* **Records to use**
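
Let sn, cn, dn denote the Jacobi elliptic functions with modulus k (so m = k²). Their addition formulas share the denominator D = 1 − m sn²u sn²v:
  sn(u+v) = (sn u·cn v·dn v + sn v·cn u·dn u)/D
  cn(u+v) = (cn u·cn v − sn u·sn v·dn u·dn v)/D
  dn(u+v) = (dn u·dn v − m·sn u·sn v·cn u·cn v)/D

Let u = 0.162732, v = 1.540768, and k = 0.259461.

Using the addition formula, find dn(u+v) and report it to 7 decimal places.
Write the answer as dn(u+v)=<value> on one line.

dn(u+v)=0.9661122

sn u = 0.1619672567511651, cn u = 0.986796132815944, dn u = 0.9991165936751772
sn v = 0.998457626569354, cn v = 0.05551907731124955, dn v = 0.9658610120102789
m = k² = 0.067320010521
D = 1 − m·sn²u·sn²v = 0.9982394113182653
dn(u+v) = (dn u·dn v − m·sn u·sn v·cn u·cn v)/D = 0.964411318848255/0.9982394113182653 = 0.9661122451323203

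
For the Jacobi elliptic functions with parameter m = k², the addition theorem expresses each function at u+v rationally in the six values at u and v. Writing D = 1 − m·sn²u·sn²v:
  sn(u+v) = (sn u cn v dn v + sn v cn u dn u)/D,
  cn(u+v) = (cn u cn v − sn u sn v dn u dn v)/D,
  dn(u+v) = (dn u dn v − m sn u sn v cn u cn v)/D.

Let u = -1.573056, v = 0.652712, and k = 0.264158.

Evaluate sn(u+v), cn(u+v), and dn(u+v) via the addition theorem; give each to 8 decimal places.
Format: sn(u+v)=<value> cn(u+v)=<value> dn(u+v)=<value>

sn u = -0.999678953001938, cn u = 0.02533753983616253, dn u = 0.9645026432358715
sn v = 0.6049838157058078, cn v = 0.7962377677139167, dn v = 0.9871475794760085
m = k² = 0.069779448964
D = 1 − m·sn²u·sn²v = 0.9744767398929357
sn(u+v) = (sn u·cn v·dn v + sn v·cn u·dn u)/D = -0.7709671712081086/0.9744767398929357 = -0.7911601576994168
cn(u+v) = (cn u·cn v − sn u·sn v·dn u·dn v)/D = 0.5959987730790486/0.9744767398929357 = 0.6116090294207844
dn(u+v) = (dn u·dn v − m·sn u·sn v·cn u·cn v)/D = 0.9529578602806184/0.9744767398929357 = 0.9779175030748486

sn(u+v)=-0.79116016 cn(u+v)=0.61160903 dn(u+v)=0.97791750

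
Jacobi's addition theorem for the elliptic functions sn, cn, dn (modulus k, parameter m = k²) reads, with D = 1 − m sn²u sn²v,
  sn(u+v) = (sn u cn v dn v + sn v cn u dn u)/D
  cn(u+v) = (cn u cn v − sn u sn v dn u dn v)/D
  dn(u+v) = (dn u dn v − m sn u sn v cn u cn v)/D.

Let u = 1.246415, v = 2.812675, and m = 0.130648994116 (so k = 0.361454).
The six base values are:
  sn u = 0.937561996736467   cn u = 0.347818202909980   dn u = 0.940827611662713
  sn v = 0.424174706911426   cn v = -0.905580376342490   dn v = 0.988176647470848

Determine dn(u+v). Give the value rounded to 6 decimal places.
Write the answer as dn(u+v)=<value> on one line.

dn(u+v)=0.966031

m = k² = 0.130648994116
D = 1 − m·sn²u·sn²v = 0.9793368942752509
dn(u+v) = (dn u·dn v − m·sn u·sn v·cn u·cn v)/D = 0.9460694077530748/0.9793368942752509 = 0.9660306001778934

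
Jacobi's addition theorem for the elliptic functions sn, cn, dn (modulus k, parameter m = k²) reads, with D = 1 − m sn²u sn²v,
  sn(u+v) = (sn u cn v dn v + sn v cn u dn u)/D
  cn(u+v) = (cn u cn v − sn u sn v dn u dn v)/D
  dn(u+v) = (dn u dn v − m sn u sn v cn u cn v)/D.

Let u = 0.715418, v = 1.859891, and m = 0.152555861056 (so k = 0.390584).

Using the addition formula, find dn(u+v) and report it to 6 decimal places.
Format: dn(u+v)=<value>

dn(u+v)=0.968616

sn u = 0.649582586359165, cn u = 0.7602910386812, dn u = 0.9672786075841913
sn v = 0.9788693186470797, cn v = -0.2044868137836811, dn v = 0.9240255626660487
m = k² = 0.152555861056
D = 1 − m·sn²u·sn²v = 0.9383196146509234
dn(u+v) = (dn u·dn v − m·sn u·sn v·cn u·cn v)/D = 0.9088712647620473/0.9383196146509234 = 0.9686158645422418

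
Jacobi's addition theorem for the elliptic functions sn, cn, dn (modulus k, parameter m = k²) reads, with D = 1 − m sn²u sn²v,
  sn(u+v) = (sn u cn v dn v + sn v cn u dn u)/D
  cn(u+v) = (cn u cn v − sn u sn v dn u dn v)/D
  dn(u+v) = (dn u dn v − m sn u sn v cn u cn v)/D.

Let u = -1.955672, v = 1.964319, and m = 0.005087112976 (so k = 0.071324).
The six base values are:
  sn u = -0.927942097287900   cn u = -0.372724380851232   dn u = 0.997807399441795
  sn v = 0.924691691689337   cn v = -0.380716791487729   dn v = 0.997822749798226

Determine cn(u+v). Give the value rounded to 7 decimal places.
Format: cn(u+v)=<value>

m = k² = 0.005087112976
D = 1 − m·sn²u·sn²v = 0.9962545237399455
cn(u+v) = (cn u·cn v − sn u·sn v·dn u·dn v)/D = 0.9962172786980085/0.9962545237399455 = 0.9999626149331828

cn(u+v)=0.9999626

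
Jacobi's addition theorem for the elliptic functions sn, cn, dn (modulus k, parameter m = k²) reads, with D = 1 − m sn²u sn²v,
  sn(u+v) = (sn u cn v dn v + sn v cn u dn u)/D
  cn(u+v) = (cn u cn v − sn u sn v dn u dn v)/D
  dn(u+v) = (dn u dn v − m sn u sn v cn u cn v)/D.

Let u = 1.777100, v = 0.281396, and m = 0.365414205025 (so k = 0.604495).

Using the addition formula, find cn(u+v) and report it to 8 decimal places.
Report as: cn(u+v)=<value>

cn(u+v)=-0.24129874

sn u = 0.9998345736045117, cn u = -0.01818860701329977, dn u = 0.7966848079916607
sn v = 0.2764153368048385, cn v = 0.9610382726921273, dn v = 0.9859413610655699
m = k² = 0.365414205025
D = 1 − m·sn²u·sn²v = 0.9720896039841317
cn(u+v) = (cn u·cn v − sn u·sn v·dn u·dn v)/D = -0.2345639938029763/0.9720896039841317 = -0.2412987371139556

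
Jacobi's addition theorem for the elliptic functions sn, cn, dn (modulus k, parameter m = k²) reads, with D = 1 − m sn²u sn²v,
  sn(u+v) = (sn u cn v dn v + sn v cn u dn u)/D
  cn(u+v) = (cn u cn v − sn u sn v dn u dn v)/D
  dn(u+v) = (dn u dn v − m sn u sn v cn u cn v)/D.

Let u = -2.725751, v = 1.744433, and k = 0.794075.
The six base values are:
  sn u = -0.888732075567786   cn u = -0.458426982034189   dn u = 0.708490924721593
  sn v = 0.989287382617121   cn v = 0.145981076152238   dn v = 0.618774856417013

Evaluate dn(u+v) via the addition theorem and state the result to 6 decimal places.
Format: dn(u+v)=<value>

m = k² = 0.630555105625
D = 1 − m·sn²u·sn²v = 0.5125728721705267
dn(u+v) = (dn u·dn v − m·sn u·sn v·cn u·cn v)/D = 0.4012955848016173/0.5125728721705267 = 0.7829044543506611

dn(u+v)=0.782904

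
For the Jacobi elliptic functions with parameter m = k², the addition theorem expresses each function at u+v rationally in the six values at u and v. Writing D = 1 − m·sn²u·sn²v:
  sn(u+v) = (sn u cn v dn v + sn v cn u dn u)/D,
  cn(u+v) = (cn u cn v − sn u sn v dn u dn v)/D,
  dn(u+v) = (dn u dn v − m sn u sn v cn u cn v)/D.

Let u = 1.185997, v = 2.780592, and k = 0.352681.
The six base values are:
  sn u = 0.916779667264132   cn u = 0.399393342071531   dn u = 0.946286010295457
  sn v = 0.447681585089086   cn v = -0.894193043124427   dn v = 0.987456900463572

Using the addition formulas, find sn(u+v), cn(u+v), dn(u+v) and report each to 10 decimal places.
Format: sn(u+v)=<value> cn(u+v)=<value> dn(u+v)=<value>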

* **About this exercise**
Tell how many lines of the listing contain the string "Evaluate", giving the number without any other words.

* **Finished exercise**
2